§ **Brief**
From the first line to the last, output the entries exactly.

§ **Records supplied**
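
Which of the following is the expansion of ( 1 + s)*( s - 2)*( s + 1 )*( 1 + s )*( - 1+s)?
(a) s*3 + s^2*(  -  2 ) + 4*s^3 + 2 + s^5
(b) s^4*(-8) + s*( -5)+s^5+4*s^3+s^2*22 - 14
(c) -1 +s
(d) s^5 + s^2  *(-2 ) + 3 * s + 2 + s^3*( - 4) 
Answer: d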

§ **Completed exercise**
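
Which of the following is the expansion of ( 1 + s)*( s - 2)*( s + 1 )*( 1 + s )*( - 1+s)?
(a) s*3 + s^2*(  -  2 ) + 4*s^3 + 2 + s^5
(b) s^4*(-8) + s*( -5)+s^5+4*s^3+s^2*22 - 14
(c) -1 +s
(d) s^5 + s^2  *(-2 ) + 3 * s + 2 + s^3*( - 4) 
Answer: d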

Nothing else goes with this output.